Every entry needs to be duplicated exactly.

====== Records for the exercise ======

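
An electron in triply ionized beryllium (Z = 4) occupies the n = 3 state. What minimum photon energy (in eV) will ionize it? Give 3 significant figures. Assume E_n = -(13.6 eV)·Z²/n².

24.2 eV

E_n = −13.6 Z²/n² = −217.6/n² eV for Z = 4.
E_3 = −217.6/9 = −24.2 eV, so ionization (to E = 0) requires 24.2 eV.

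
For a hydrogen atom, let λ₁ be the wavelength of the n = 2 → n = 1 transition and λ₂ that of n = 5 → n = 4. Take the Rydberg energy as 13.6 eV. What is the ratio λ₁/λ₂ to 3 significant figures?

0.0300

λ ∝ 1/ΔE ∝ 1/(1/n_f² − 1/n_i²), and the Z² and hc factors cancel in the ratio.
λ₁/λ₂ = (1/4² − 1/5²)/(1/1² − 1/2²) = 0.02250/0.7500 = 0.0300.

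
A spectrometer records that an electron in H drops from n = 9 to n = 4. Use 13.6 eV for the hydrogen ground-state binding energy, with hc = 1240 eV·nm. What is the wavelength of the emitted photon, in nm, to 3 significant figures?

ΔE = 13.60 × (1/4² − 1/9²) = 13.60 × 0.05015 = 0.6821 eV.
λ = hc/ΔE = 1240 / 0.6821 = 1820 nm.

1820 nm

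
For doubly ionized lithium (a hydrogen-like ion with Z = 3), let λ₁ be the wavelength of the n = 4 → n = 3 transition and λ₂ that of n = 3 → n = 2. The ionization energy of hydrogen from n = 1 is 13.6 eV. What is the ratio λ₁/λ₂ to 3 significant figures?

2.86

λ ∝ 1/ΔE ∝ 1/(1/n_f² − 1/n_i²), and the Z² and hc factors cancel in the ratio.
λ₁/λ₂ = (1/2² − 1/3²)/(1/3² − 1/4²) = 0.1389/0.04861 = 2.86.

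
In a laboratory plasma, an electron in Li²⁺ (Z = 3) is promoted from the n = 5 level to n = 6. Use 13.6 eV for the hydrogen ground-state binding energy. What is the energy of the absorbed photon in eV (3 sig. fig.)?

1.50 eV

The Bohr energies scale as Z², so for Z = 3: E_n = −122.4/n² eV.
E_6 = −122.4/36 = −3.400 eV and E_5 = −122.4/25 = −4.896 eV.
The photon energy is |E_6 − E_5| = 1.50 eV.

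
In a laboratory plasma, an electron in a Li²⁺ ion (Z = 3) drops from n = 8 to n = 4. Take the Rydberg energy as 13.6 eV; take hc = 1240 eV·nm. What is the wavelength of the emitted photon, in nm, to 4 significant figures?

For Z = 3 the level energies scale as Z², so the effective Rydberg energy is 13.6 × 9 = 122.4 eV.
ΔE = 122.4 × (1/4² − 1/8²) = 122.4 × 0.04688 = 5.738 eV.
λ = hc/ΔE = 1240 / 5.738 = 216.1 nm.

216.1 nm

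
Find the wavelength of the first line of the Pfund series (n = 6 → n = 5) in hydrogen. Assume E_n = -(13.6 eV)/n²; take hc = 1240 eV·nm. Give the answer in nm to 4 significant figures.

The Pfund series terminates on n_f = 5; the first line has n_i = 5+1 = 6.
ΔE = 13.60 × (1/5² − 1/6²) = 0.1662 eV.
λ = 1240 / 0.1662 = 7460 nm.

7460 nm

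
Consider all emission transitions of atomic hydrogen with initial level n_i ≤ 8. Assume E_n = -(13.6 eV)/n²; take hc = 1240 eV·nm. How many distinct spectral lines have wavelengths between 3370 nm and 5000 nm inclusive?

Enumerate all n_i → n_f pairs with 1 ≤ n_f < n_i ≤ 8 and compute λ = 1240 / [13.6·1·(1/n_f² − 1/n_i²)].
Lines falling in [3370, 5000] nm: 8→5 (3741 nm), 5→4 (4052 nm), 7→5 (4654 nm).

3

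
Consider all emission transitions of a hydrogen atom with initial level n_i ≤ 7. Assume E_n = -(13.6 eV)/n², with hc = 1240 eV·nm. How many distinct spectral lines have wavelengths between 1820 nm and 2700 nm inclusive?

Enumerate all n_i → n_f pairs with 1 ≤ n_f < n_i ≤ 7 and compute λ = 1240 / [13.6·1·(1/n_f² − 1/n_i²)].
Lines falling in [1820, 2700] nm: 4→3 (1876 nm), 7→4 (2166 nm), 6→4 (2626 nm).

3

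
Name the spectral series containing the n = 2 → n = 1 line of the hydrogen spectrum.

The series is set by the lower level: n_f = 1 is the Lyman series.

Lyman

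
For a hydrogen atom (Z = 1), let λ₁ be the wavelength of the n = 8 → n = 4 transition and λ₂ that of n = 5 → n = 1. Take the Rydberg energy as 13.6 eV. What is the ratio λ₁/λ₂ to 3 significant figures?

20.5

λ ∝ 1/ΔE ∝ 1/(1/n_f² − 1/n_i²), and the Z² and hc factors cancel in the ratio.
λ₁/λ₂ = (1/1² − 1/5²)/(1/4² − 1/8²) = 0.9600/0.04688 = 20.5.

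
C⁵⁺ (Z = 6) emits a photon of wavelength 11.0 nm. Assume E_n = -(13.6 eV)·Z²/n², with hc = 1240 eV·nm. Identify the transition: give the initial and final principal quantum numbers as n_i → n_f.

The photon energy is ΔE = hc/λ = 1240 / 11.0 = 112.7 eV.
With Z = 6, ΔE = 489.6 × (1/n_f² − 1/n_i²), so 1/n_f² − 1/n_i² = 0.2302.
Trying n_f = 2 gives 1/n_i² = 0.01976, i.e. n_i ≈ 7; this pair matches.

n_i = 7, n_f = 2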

======

Response area:
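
An electron in triply ionized beryllium (Z = 4) occupies the n = 3 state. What minimum photon energy (in eV) will ionize it? Give 3 significant figures. Assume E_n = -(13.6 eV)·Z²/n².

24.2 eV

E_n = −13.6 Z²/n² = −217.6/n² eV for Z = 4.
E_3 = −217.6/9 = −24.2 eV, so ionization (to E = 0) requires 24.2 eV.

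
For a hydrogen atom, let λ₁ be the wavelength of the n = 2 → n = 1 transition and λ₂ that of n = 5 → n = 4. Take the Rydberg energy as 13.6 eV. What is the ratio λ₁/λ₂ to 3 significant figures?

0.0300

λ ∝ 1/ΔE ∝ 1/(1/n_f² − 1/n_i²), and the Z² and hc factors cancel in the ratio.
λ₁/λ₂ = (1/4² − 1/5²)/(1/1² − 1/2²) = 0.02250/0.7500 = 0.0300.

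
A spectrometer records that an electron in H drops from n = 9 to n = 4. Use 13.6 eV for the hydrogen ground-state binding energy, with hc = 1240 eV·nm. What is the wavelength of the emitted photon, in nm, to 3 significant figures?

ΔE = 13.60 × (1/4² − 1/9²) = 13.60 × 0.05015 = 0.6821 eV.
λ = hc/ΔE = 1240 / 0.6821 = 1820 nm.

1820 nm

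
For doubly ionized lithium (a hydrogen-like ion with Z = 3), let λ₁ be the wavelength of the n = 4 → n = 3 transition and λ₂ that of n = 3 → n = 2. The ionization energy of hydrogen from n = 1 is 13.6 eV. What is the ratio λ₁/λ₂ to 3 significant figures?

2.86

λ ∝ 1/ΔE ∝ 1/(1/n_f² − 1/n_i²), and the Z² and hc factors cancel in the ratio.
λ₁/λ₂ = (1/2² − 1/3²)/(1/3² − 1/4²) = 0.1389/0.04861 = 2.86.

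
In a laboratory plasma, an electron in Li²⁺ (Z = 3) is promoted from the n = 5 level to n = 6. Use 13.6 eV for the hydrogen ground-state binding energy. What is the energy of the absorbed photon in eV (3 sig. fig.)?

1.50 eV

The Bohr energies scale as Z², so for Z = 3: E_n = −122.4/n² eV.
E_6 = −122.4/36 = −3.400 eV and E_5 = −122.4/25 = −4.896 eV.
The photon energy is |E_6 − E_5| = 1.50 eV.

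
In a laboratory plasma, an electron in a Li²⁺ ion (Z = 3) drops from n = 8 to n = 4. Take the Rydberg energy as 13.6 eV; take hc = 1240 eV·nm. What is the wavelength of the emitted photon, in nm, to 4 significant figures?

For Z = 3 the level energies scale as Z², so the effective Rydberg energy is 13.6 × 9 = 122.4 eV.
ΔE = 122.4 × (1/4² − 1/8²) = 122.4 × 0.04688 = 5.738 eV.
λ = hc/ΔE = 1240 / 5.738 = 216.1 nm.

216.1 nm

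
Find the wavelength of the first line of the Pfund series (n = 6 → n = 5) in hydrogen. Assume E_n = -(13.6 eV)/n²; take hc = 1240 eV·nm. Give the answer in nm to 4 significant figures.

The Pfund series terminates on n_f = 5; the first line has n_i = 5+1 = 6.
ΔE = 13.60 × (1/5² − 1/6²) = 0.1662 eV.
λ = 1240 / 0.1662 = 7460 nm.

7460 nm

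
Consider all emission transitions of atomic hydrogen with initial level n_i ≤ 8. Assume E_n = -(13.6 eV)/n²; take hc = 1240 eV·nm. How many distinct spectral lines have wavelengths between 3370 nm and 5000 nm inclusive?

Enumerate all n_i → n_f pairs with 1 ≤ n_f < n_i ≤ 8 and compute λ = 1240 / [13.6·1·(1/n_f² − 1/n_i²)].
Lines falling in [3370, 5000] nm: 8→5 (3741 nm), 5→4 (4052 nm), 7→5 (4654 nm).

3

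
Consider all emission transitions of a hydrogen atom with initial level n_i ≤ 7. Assume E_n = -(13.6 eV)/n², with hc = 1240 eV·nm. How many distinct spectral lines have wavelengths between 1820 nm and 2700 nm inclusive?

Enumerate all n_i → n_f pairs with 1 ≤ n_f < n_i ≤ 7 and compute λ = 1240 / [13.6·1·(1/n_f² − 1/n_i²)].
Lines falling in [1820, 2700] nm: 4→3 (1876 nm), 7→4 (2166 nm), 6→4 (2626 nm).

3

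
Name the spectral series containing the n = 2 → n = 1 line of the hydrogen spectrum.

The series is set by the lower level: n_f = 1 is the Lyman series.

Lyman

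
For a hydrogen atom (Z = 1), let λ₁ be the wavelength of the n = 8 → n = 4 transition and λ₂ that of n = 5 → n = 1. Take the Rydberg energy as 13.6 eV. What is the ratio λ₁/λ₂ to 3 significant figures?

20.5

λ ∝ 1/ΔE ∝ 1/(1/n_f² − 1/n_i²), and the Z² and hc factors cancel in the ratio.
λ₁/λ₂ = (1/1² − 1/5²)/(1/4² − 1/8²) = 0.9600/0.04688 = 20.5.

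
C⁵⁺ (Z = 6) emits a photon of wavelength 11.0 nm. Assume E_n = -(13.6 eV)·Z²/n², with hc = 1240 eV·nm. Identify the transition: give the initial and final principal quantum numbers as n_i → n_f.

The photon energy is ΔE = hc/λ = 1240 / 11.0 = 112.7 eV.
With Z = 6, ΔE = 489.6 × (1/n_f² − 1/n_i²), so 1/n_f² − 1/n_i² = 0.2302.
Trying n_f = 2 gives 1/n_i² = 0.01976, i.e. n_i ≈ 7; this pair matches.

n_i = 7, n_f = 2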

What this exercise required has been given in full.